WHAT YOU SHOULD DO :: Would you give the entries below again in full, exactly as they stand?

------

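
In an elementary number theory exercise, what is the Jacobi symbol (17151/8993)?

(17151/8993)
  = (8158/8993)    [17151 ≡ 8158 mod 8993]
  = (4079/8993)    [8993 ≡ 1 mod 8 ⇒ (2/8993) = +1]
  = (8993/4079)    [QR: 8993 ≡ 1 mod 4, sign kept]
  = (835/4079)    [8993 ≡ 835 mod 4079]
  = -(4079/835)    [QR: both ≡ 3 mod 4, sign flips]
  = -(739/835)    [4079 ≡ 739 mod 835]
  = (835/739)    [QR: both ≡ 3 mod 4, sign flips]
  = (96/739)    [835 ≡ 96 mod 739]
  = -(3/739)    [739 ≡ 3 mod 8 ⇒ (2/739)^5 = -1]
  = (739/3)    [QR: both ≡ 3 mod 4, sign flips]
  = (1/3)    [739 ≡ 1 mod 3]
  = 1    [(1/3) = 1]

1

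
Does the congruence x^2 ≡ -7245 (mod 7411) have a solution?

no

(-7245|7411)
  = -(7245|7411)    [7411 ≡ 3 mod 4 ⇒ (-1|7411) = -1]
  = -(7411|7245)    [QR: 7245 ≡ 1 mod 4, sign kept]
  = -(166|7245)    [7411 ≡ 166 mod 7245]
  = (83|7245)    [7245 ≡ 5 mod 8 ⇒ (2|7245) = -1]
  = (7245|83)    [QR: 7245 ≡ 1 mod 4, sign kept]
  = (24|83)    [7245 ≡ 24 mod 83]
  = -(3|83)    [83 ≡ 3 mod 8 ⇒ (2|83)^3 = -1]
  = (83|3)    [QR: both ≡ 3 mod 4, sign flips]
  = (2|3)    [83 ≡ 2 mod 3]
  = -(1|3)    [3 ≡ 3 mod 8 ⇒ (2|3) = -1]
  = -1    [(1|3) = 1]
The Legendre symbol is -1, so x^2 ≡ -7245 (mod 7411) has no solution.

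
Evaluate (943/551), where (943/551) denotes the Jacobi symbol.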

------

SOLUTION TO THIS PROBLEM ::
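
In an elementary number theory exercise, what is the Jacobi symbol (17151/8993)?

(17151/8993)
  = (8158/8993)    [17151 ≡ 8158 mod 8993]
  = (4079/8993)    [8993 ≡ 1 mod 8 ⇒ (2/8993) = +1]
  = (8993/4079)    [QR: 8993 ≡ 1 mod 4, sign kept]
  = (835/4079)    [8993 ≡ 835 mod 4079]
  = -(4079/835)    [QR: both ≡ 3 mod 4, sign flips]
  = -(739/835)    [4079 ≡ 739 mod 835]
  = (835/739)    [QR: both ≡ 3 mod 4, sign flips]
  = (96/739)    [835 ≡ 96 mod 739]
  = -(3/739)    [739 ≡ 3 mod 8 ⇒ (2/739)^5 = -1]
  = (739/3)    [QR: both ≡ 3 mod 4, sign flips]
  = (1/3)    [739 ≡ 1 mod 3]
  = 1    [(1/3) = 1]

1

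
Does the congruence x^2 ≡ -7245 (mod 7411) have a solution?

no

(-7245|7411)
  = -(7245|7411)    [7411 ≡ 3 mod 4 ⇒ (-1|7411) = -1]
  = -(7411|7245)    [QR: 7245 ≡ 1 mod 4, sign kept]
  = -(166|7245)    [7411 ≡ 166 mod 7245]
  = (83|7245)    [7245 ≡ 5 mod 8 ⇒ (2|7245) = -1]
  = (7245|83)    [QR: 7245 ≡ 1 mod 4, sign kept]
  = (24|83)    [7245 ≡ 24 mod 83]
  = -(3|83)    [83 ≡ 3 mod 8 ⇒ (2|83)^3 = -1]
  = (83|3)    [QR: both ≡ 3 mod 4, sign flips]
  = (2|3)    [83 ≡ 2 mod 3]
  = -(1|3)    [3 ≡ 3 mod 8 ⇒ (2|3) = -1]
  = -1    [(1|3) = 1]
The Legendre symbol is -1, so x^2 ≡ -7245 (mod 7411) has no solution.

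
Evaluate (943/551), where (943/551) denotes the Jacobi symbol.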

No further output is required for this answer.